BEGIN Working data
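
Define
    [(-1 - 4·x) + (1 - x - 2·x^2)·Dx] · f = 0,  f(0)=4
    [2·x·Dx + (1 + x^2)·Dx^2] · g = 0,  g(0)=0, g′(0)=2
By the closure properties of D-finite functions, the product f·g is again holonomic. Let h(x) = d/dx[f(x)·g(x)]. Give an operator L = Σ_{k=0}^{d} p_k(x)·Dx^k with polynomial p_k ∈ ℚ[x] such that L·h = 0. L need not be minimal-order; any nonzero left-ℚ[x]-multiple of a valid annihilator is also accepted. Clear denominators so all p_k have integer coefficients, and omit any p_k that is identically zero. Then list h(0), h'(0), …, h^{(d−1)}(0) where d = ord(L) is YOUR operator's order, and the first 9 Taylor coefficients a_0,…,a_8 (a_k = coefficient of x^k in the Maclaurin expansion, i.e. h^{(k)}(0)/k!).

f: a_k = 4, 4, 12, 20, 44, 84, 172, 340, 684, …
g: a_k = 0, 2, 0, -2/3, 0, 2/5, 0, -2/7, 0, …
f·g: L₀ = L_f ⊗_s L_g, ord ≤ 1·2.
Differentiate: ansatz ord ≤ ord L₀ ⇒ L.
L = (18 + 90·x^2 + 48·x^3 + 144·x^4) + (7 + 30·x + 27·x^2 + 82·x^3 + 48·x^4 + 96·x^5)·Dx + (-2 + x - 3·x^2 + 9·x^3 + 11·x^4 + 8·x^5 + 12·x^6)·Dx^2  (order 2).
h: a_k = 8, 16, 64, 448/3, 408, 4688/5, 33424/15, 35328/7, 399544/35, …
ICs: h(0) = 8, h′(0) = 16.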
END Working data
• Work required:
The response should be every record above restated exactly.

• Solution for this exercise:
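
Define
    [(-1 - 4·x) + (1 - x - 2·x^2)·Dx] · f = 0,  f(0)=4
    [2·x·Dx + (1 + x^2)·Dx^2] · g = 0,  g(0)=0, g′(0)=2
By the closure properties of D-finite functions, the product f·g is again holonomic. Let h(x) = d/dx[f(x)·g(x)]. Give an operator L = Σ_{k=0}^{d} p_k(x)·Dx^k with polynomial p_k ∈ ℚ[x] such that L·h = 0. L need not be minimal-order; any nonzero left-ℚ[x]-multiple of a valid annihilator is also accepted. Clear denominators so all p_k have integer coefficients, and omit any p_k that is identically zero. Then list h(0), h'(0), …, h^{(d−1)}(0) where d = ord(L) is YOUR operator's order, and the first 9 Taylor coefficients a_0,…,a_8 (a_k = coefficient of x^k in the Maclaurin expansion, i.e. h^{(k)}(0)/k!).

f: a_k = 4, 4, 12, 20, 44, 84, 172, 340, 684, …
g: a_k = 0, 2, 0, -2/3, 0, 2/5, 0, -2/7, 0, …
f·g: L₀ = L_f ⊗_s L_g, ord ≤ 1·2.
Differentiate: ansatz ord ≤ ord L₀ ⇒ L.
L = (18 + 90·x^2 + 48·x^3 + 144·x^4) + (7 + 30·x + 27·x^2 + 82·x^3 + 48·x^4 + 96·x^5)·Dx + (-2 + x - 3·x^2 + 9·x^3 + 11·x^4 + 8·x^5 + 12·x^6)·Dx^2  (order 2).
h: a_k = 8, 16, 64, 448/3, 408, 4688/5, 33424/15, 35328/7, 399544/35, …
ICs: h(0) = 8, h′(0) = 16.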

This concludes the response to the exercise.